■ **Assignment**: Retype all of the data. Every line must match exactly.

■ **Items from a data source**:
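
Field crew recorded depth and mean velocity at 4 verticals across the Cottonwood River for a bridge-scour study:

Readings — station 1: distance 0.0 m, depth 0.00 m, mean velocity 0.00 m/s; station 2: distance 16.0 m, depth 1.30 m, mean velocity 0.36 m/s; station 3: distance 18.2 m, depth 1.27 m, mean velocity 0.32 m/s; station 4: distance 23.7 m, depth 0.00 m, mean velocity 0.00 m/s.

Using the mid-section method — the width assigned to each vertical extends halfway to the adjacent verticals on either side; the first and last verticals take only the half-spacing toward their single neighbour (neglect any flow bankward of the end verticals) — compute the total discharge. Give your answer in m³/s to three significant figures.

5.82 m³/s

w_2 = (18.2 − 0.0)/2 = 9.1 m; q_2 = 0.36 × 1.30 × 9.1 = 4.259 m³/s
w_3 = (23.7 − 16.0)/2 = 3.85 m; q_3 = 0.32 × 1.27 × 3.85 = 1.565 m³/s
Stations 1, 4 contribute zero (depth or velocity is 0).
Q = Σ qᵢ = 5.823 m³/s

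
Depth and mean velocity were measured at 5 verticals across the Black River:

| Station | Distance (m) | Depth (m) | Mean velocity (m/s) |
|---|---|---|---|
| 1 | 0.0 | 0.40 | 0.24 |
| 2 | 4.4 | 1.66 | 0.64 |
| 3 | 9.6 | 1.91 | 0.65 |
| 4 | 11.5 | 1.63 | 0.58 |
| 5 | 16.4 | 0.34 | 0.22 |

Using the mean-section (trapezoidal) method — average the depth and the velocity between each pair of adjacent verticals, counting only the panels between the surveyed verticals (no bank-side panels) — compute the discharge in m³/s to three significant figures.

12.0 m³/s

Panel 1-2: Δb = 4.4 m, d̄ = (0.40+1.66)/2 = 1.03, v̄ = (0.24+0.64)/2 = 0.44 → q = 4.4×1.03×0.44 = 1.994 m³/s
Panel 2-3: Δb = 5.2 m, d̄ = (1.66+1.91)/2 = 1.785, v̄ = (0.64+0.65)/2 = 0.645 → q = 5.2×1.785×0.645 = 5.987 m³/s
Panel 3-4: Δb = 1.9 m, d̄ = (1.91+1.63)/2 = 1.77, v̄ = (0.65+0.58)/2 = 0.615 → q = 1.9×1.77×0.615 = 2.068 m³/s
Panel 4-5: Δb = 4.9 m, d̄ = (1.63+0.34)/2 = 0.985, v̄ = (0.58+0.22)/2 = 0.4 → q = 4.9×0.985×0.4 = 1.931 m³/s
Q = Σ q = 11.98 m³/s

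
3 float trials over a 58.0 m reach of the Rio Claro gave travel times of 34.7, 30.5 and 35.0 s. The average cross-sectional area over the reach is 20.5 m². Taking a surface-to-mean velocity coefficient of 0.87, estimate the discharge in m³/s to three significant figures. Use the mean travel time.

31.0 m³/s

t̄ = (34.7 + 30.5 + 35.0) / 3 = 33.4 s
v_surface = L / t̄ = 58.0 / 33.4 = 1.737 m/s
v_mean = 0.87 × 1.737 = 1.511 m/s
Q = A × v_mean = 20.5 × 1.511 = 30.97 m³/s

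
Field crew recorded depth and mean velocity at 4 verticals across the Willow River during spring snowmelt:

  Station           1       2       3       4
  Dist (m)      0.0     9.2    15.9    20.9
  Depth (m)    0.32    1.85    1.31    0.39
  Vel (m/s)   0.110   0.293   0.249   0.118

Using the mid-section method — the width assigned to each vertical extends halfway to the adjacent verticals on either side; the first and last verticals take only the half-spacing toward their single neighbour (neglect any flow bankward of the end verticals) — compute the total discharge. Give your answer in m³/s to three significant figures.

w_1 = (9.2 − 0.0)/2 = 4.6 m; q_1 = 0.110 × 0.32 × 4.6 = 0.1619 m³/s
w_2 = (15.9 − 0.0)/2 = 7.95 m; q_2 = 0.293 × 1.85 × 7.95 = 4.309 m³/s
w_3 = (20.9 − 9.2)/2 = 5.85 m; q_3 = 0.249 × 1.31 × 5.85 = 1.908 m³/s
w_4 = (20.9 − 15.9)/2 = 2.5 m; q_4 = 0.118 × 0.39 × 2.5 = 0.1151 m³/s
Q = Σ qᵢ = 6.494 m³/s

6.49 m³/s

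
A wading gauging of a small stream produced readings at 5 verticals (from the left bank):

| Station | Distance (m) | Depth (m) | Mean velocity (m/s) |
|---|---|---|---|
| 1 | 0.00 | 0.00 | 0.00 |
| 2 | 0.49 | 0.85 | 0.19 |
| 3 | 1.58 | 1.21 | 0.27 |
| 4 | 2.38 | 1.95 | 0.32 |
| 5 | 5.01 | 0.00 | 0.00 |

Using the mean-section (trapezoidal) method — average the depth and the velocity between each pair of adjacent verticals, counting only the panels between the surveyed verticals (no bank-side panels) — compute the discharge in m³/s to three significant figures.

Panel 1-2: Δb = 0.49 m, d̄ = (0.00+0.85)/2 = 0.425, v̄ = (0.00+0.19)/2 = 0.095 → q = 0.49×0.425×0.095 = 0.01978 m³/s
Panel 2-3: Δb = 1.09 m, d̄ = (0.85+1.21)/2 = 1.03, v̄ = (0.19+0.27)/2 = 0.23 → q = 1.09×1.03×0.23 = 0.2582 m³/s
Panel 3-4: Δb = 0.8 m, d̄ = (1.21+1.95)/2 = 1.58, v̄ = (0.27+0.32)/2 = 0.295 → q = 0.8×1.58×0.295 = 0.3729 m³/s
Panel 4-5: Δb = 2.63 m, d̄ = (1.95+0.00)/2 = 0.975, v̄ = (0.32+0.00)/2 = 0.16 → q = 2.63×0.975×0.16 = 0.4103 m³/s
Q = Σ q = 1.061 m³/s

1.06 m³/s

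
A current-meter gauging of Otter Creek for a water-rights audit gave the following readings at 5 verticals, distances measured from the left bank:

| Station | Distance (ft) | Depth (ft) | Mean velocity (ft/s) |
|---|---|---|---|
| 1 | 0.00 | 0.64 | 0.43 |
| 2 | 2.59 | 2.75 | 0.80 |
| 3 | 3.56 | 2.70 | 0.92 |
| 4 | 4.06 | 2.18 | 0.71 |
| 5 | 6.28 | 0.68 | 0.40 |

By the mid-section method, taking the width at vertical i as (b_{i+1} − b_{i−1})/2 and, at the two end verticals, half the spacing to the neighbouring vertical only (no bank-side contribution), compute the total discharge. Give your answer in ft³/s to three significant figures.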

■ **Result of the task**:
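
Field crew recorded depth and mean velocity at 4 verticals across the Cottonwood River for a bridge-scour study:

Readings — station 1: distance 0.0 m, depth 0.00 m, mean velocity 0.00 m/s; station 2: distance 16.0 m, depth 1.30 m, mean velocity 0.36 m/s; station 3: distance 18.2 m, depth 1.27 m, mean velocity 0.32 m/s; station 4: distance 23.7 m, depth 0.00 m, mean velocity 0.00 m/s.

Using the mid-section method — the width assigned to each vertical extends halfway to the adjacent verticals on either side; the first and last verticals take only the half-spacing toward their single neighbour (neglect any flow bankward of the end verticals) — compute the total discharge. Give your answer in m³/s to three significant figures.

5.82 m³/s

w_2 = (18.2 − 0.0)/2 = 9.1 m; q_2 = 0.36 × 1.30 × 9.1 = 4.259 m³/s
w_3 = (23.7 − 16.0)/2 = 3.85 m; q_3 = 0.32 × 1.27 × 3.85 = 1.565 m³/s
Stations 1, 4 contribute zero (depth or velocity is 0).
Q = Σ qᵢ = 5.823 m³/s

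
Depth and mean velocity were measured at 5 verticals across the Black River:

| Station | Distance (m) | Depth (m) | Mean velocity (m/s) |
|---|---|---|---|
| 1 | 0.0 | 0.40 | 0.24 |
| 2 | 4.4 | 1.66 | 0.64 |
| 3 | 9.6 | 1.91 | 0.65 |
| 4 | 11.5 | 1.63 | 0.58 |
| 5 | 16.4 | 0.34 | 0.22 |

Using the mean-section (trapezoidal) method — average the depth and the velocity between each pair of adjacent verticals, counting only the panels between the surveyed verticals (no bank-side panels) — compute the discharge in m³/s to three significant figures.

12.0 m³/s

Panel 1-2: Δb = 4.4 m, d̄ = (0.40+1.66)/2 = 1.03, v̄ = (0.24+0.64)/2 = 0.44 → q = 4.4×1.03×0.44 = 1.994 m³/s
Panel 2-3: Δb = 5.2 m, d̄ = (1.66+1.91)/2 = 1.785, v̄ = (0.64+0.65)/2 = 0.645 → q = 5.2×1.785×0.645 = 5.987 m³/s
Panel 3-4: Δb = 1.9 m, d̄ = (1.91+1.63)/2 = 1.77, v̄ = (0.65+0.58)/2 = 0.615 → q = 1.9×1.77×0.615 = 2.068 m³/s
Panel 4-5: Δb = 4.9 m, d̄ = (1.63+0.34)/2 = 0.985, v̄ = (0.58+0.22)/2 = 0.4 → q = 4.9×0.985×0.4 = 1.931 m³/s
Q = Σ q = 11.98 m³/s

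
3 float trials over a 58.0 m reach of the Rio Claro gave travel times of 34.7, 30.5 and 35.0 s. The average cross-sectional area over the reach is 20.5 m². Taking a surface-to-mean velocity coefficient of 0.87, estimate the discharge in m³/s to three significant figures. Use the mean travel time.

31.0 m³/s

t̄ = (34.7 + 30.5 + 35.0) / 3 = 33.4 s
v_surface = L / t̄ = 58.0 / 33.4 = 1.737 m/s
v_mean = 0.87 × 1.737 = 1.511 m/s
Q = A × v_mean = 20.5 × 1.511 = 30.97 m³/s

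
Field crew recorded depth and mean velocity at 4 verticals across the Willow River during spring snowmelt:

  Station           1       2       3       4
  Dist (m)      0.0     9.2    15.9    20.9
  Depth (m)    0.32    1.85    1.31    0.39
  Vel (m/s)   0.110   0.293   0.249   0.118

Using the mid-section method — the width assigned to each vertical extends halfway to the adjacent verticals on either side; the first and last verticals take only the half-spacing toward their single neighbour (neglect any flow bankward of the end verticals) — compute the total discharge. Give your answer in m³/s to three significant figures.

w_1 = (9.2 − 0.0)/2 = 4.6 m; q_1 = 0.110 × 0.32 × 4.6 = 0.1619 m³/s
w_2 = (15.9 − 0.0)/2 = 7.95 m; q_2 = 0.293 × 1.85 × 7.95 = 4.309 m³/s
w_3 = (20.9 − 9.2)/2 = 5.85 m; q_3 = 0.249 × 1.31 × 5.85 = 1.908 m³/s
w_4 = (20.9 − 15.9)/2 = 2.5 m; q_4 = 0.118 × 0.39 × 2.5 = 0.1151 m³/s
Q = Σ qᵢ = 6.494 m³/s

6.49 m³/s

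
A wading gauging of a small stream produced readings at 5 verticals (from the left bank):

| Station | Distance (m) | Depth (m) | Mean velocity (m/s) |
|---|---|---|---|
| 1 | 0.00 | 0.00 | 0.00 |
| 2 | 0.49 | 0.85 | 0.19 |
| 3 | 1.58 | 1.21 | 0.27 |
| 4 | 2.38 | 1.95 | 0.32 |
| 5 | 5.01 | 0.00 | 0.00 |

Using the mean-section (trapezoidal) method — average the depth and the velocity between each pair of adjacent verticals, counting only the panels between the surveyed verticals (no bank-side panels) — compute the discharge in m³/s to three significant figures.

Panel 1-2: Δb = 0.49 m, d̄ = (0.00+0.85)/2 = 0.425, v̄ = (0.00+0.19)/2 = 0.095 → q = 0.49×0.425×0.095 = 0.01978 m³/s
Panel 2-3: Δb = 1.09 m, d̄ = (0.85+1.21)/2 = 1.03, v̄ = (0.19+0.27)/2 = 0.23 → q = 1.09×1.03×0.23 = 0.2582 m³/s
Panel 3-4: Δb = 0.8 m, d̄ = (1.21+1.95)/2 = 1.58, v̄ = (0.27+0.32)/2 = 0.295 → q = 0.8×1.58×0.295 = 0.3729 m³/s
Panel 4-5: Δb = 2.63 m, d̄ = (1.95+0.00)/2 = 0.975, v̄ = (0.32+0.00)/2 = 0.16 → q = 2.63×0.975×0.16 = 0.4103 m³/s
Q = Σ q = 1.061 m³/s

1.06 m³/s

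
A current-meter gauging of Otter Creek for a water-rights audit gave the following readings at 5 verticals, distances measured from the left bank:

| Station | Distance (ft) | Depth (ft) | Mean velocity (ft/s) |
|---|---|---|---|
| 1 | 0.00 | 0.64 | 0.43 |
| 2 | 2.59 | 2.75 | 0.80 |
| 3 | 3.56 | 2.70 | 0.92 |
| 4 | 4.06 | 2.18 | 0.71 |
| 5 | 6.28 | 0.68 | 0.40 |

By the mid-section method, taking the width at vertical i as (b_{i+1} − b_{i−1})/2 and, at the two end verticals, half the spacing to the neighbouring vertical only (no bank-side contribution), compute the total discharge. Give your answer in ft³/s to three significant figures.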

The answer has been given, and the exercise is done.